══ GIVEN RECORDS ══

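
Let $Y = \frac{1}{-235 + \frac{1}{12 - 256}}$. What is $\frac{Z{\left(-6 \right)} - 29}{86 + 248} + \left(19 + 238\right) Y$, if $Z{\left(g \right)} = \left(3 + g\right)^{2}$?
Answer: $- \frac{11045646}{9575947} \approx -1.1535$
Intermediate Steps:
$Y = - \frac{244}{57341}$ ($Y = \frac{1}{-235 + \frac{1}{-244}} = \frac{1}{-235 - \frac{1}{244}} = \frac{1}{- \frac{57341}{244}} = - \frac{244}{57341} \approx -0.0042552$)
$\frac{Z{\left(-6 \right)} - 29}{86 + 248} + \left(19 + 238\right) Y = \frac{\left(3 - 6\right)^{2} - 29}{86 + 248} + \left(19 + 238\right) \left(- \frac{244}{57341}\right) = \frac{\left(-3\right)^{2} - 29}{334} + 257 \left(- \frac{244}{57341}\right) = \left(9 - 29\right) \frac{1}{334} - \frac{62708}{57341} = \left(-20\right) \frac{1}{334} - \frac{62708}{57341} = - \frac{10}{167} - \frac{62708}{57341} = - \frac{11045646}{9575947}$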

═══
══ GIVEN RECORDS ══

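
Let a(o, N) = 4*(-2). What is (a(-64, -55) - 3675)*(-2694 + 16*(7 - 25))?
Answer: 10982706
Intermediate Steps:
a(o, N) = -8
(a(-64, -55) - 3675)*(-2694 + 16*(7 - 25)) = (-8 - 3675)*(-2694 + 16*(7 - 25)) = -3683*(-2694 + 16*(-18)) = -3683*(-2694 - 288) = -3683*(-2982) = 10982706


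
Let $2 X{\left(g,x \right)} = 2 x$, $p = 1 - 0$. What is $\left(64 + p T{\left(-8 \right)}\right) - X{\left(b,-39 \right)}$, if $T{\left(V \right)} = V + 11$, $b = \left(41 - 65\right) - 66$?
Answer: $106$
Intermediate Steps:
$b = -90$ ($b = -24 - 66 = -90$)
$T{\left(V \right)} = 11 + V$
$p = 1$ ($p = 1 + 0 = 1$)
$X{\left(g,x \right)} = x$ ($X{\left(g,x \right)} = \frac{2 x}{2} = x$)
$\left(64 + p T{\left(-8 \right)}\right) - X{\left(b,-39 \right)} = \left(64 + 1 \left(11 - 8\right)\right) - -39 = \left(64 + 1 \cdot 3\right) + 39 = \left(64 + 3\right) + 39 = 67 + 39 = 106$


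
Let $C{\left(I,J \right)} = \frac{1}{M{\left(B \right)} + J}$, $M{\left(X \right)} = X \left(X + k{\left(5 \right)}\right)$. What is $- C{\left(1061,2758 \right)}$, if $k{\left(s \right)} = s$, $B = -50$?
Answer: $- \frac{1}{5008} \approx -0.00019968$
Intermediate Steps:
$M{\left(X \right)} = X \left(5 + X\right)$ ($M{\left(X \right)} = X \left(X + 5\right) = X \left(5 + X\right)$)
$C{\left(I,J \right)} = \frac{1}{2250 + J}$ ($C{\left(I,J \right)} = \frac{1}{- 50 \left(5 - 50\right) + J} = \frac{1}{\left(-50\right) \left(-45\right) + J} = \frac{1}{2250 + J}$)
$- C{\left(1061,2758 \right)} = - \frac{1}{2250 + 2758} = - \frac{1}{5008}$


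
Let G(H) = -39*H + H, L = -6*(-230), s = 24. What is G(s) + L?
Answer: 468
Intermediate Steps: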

═══
══ GIVEN RECORDS ══

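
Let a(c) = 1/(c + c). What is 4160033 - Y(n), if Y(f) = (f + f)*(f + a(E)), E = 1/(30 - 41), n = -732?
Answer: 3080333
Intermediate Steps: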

═══

TASK DIRECTIONS:
In the entries above, find each line containing the string "Answer" and copy it.

SOLUTION TO THIS PROBLEM:
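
Answer: $- \frac{11045646}{9575947} \approx -1.1535$
Answer: 10982706
Answer: $106$
Answer: $- \frac{1}{5008} \approx -0.00019968$
Answer: 468
Answer: 3080333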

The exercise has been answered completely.